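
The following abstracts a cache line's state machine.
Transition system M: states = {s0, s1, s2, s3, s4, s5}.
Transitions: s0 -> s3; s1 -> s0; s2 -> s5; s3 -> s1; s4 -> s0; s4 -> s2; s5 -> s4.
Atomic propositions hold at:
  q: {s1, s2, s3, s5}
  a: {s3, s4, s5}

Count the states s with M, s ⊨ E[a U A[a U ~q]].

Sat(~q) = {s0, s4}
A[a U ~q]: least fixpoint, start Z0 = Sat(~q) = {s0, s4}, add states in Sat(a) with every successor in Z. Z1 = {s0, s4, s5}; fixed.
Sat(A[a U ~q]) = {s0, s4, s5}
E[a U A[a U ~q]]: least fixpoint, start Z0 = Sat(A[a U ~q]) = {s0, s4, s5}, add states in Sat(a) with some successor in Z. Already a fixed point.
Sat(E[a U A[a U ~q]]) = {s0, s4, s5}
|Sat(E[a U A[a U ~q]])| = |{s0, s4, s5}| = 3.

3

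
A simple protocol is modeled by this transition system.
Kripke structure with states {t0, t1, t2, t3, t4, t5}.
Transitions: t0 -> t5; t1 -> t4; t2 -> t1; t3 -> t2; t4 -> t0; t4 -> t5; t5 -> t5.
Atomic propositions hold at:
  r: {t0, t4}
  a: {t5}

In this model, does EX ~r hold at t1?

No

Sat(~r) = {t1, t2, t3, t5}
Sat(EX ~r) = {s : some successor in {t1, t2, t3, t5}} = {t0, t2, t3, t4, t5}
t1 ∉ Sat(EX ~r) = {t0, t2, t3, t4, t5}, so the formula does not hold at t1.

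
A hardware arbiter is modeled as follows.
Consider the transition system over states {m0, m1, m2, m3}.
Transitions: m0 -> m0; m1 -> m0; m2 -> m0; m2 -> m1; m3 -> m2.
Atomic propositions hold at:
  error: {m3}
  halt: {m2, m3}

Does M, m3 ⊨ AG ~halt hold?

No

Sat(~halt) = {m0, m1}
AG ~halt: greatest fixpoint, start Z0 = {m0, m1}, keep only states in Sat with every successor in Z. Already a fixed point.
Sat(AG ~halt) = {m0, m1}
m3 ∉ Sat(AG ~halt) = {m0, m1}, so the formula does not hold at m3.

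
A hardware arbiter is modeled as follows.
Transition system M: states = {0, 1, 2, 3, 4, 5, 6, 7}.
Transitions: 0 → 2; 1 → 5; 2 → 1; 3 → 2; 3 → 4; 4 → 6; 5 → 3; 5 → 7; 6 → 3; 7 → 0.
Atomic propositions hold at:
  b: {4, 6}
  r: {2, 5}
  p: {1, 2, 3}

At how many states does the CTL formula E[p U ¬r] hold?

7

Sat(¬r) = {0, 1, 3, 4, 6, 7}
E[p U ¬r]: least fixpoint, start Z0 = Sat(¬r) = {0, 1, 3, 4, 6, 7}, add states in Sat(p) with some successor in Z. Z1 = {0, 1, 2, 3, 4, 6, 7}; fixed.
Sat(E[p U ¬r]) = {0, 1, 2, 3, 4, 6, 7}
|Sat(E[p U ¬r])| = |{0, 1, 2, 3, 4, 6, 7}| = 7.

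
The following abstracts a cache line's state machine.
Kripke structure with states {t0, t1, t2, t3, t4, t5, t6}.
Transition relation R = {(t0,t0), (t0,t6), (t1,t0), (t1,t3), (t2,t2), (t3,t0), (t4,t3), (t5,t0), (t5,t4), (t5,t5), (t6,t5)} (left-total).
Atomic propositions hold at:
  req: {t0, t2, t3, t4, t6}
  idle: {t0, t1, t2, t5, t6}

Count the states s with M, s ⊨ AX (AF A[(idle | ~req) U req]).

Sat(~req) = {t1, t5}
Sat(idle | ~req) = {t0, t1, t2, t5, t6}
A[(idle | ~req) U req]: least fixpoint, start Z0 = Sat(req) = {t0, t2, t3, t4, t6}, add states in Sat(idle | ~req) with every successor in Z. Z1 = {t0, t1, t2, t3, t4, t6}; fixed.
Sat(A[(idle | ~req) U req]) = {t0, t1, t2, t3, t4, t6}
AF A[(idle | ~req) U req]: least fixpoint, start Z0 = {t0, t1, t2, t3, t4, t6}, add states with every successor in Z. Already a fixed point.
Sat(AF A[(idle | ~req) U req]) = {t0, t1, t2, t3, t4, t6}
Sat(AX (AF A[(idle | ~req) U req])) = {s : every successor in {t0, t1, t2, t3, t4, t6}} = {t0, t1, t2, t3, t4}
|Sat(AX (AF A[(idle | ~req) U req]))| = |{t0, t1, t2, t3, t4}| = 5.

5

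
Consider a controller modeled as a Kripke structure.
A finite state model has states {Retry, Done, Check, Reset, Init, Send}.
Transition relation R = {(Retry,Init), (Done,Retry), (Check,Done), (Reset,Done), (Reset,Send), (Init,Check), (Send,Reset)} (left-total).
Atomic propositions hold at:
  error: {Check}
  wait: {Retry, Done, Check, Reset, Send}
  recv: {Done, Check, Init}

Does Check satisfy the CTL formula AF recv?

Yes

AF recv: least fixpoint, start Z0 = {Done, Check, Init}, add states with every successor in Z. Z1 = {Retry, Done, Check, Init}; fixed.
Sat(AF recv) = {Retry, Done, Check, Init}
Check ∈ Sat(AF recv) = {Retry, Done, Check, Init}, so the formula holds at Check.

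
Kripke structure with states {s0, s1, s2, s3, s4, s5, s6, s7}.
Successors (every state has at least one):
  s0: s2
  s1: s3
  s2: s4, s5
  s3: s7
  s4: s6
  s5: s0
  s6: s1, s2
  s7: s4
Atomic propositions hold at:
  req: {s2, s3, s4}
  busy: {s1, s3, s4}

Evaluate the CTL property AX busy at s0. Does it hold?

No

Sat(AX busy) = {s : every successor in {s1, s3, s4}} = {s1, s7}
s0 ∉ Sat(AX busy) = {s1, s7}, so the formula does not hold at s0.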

==

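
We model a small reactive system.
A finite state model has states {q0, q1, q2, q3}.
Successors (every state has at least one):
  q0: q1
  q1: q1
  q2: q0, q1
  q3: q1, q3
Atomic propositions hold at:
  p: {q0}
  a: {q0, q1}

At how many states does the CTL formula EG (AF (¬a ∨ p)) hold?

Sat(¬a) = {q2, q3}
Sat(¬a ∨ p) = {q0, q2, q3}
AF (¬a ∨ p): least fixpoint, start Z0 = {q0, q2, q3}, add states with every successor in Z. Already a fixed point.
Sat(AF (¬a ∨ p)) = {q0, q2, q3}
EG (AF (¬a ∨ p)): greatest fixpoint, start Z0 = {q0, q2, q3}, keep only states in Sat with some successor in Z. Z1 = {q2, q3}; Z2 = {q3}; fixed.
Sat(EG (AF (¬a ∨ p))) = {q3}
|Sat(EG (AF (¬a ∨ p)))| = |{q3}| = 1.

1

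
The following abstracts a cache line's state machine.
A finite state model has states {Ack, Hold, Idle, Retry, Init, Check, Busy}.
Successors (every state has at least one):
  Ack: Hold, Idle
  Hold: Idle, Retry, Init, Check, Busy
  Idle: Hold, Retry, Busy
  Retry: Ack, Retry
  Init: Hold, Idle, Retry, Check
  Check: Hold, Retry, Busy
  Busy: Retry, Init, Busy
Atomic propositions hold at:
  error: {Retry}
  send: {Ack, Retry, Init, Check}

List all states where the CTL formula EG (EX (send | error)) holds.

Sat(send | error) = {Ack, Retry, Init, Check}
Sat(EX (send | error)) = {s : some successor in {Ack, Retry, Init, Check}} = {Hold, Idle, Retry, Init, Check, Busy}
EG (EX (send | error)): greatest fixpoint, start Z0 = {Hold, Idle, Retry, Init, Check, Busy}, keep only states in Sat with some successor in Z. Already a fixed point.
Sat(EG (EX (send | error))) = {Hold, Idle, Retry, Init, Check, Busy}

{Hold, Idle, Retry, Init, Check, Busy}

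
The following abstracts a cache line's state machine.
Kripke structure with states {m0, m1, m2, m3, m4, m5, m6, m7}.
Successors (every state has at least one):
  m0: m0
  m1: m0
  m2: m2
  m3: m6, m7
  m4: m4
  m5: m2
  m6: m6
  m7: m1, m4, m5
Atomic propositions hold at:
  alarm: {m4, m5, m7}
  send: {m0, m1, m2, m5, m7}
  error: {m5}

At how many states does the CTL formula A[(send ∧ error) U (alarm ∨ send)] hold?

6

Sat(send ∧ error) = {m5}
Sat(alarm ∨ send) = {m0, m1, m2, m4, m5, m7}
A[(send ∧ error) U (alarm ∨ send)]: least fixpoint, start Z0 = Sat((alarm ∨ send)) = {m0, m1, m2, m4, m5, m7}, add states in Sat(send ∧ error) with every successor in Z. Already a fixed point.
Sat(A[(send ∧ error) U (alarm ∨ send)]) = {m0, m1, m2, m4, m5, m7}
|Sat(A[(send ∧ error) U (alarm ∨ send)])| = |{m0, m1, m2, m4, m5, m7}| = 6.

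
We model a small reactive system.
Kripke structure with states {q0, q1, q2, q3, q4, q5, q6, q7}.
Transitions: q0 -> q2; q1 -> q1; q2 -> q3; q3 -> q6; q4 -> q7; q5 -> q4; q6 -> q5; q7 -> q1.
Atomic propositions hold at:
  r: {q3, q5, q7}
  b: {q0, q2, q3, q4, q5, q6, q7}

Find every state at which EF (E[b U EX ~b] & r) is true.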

**Task**
Count the lines above that contain the word "Kripke", and reply with only that number.

**Answer to this problem**
6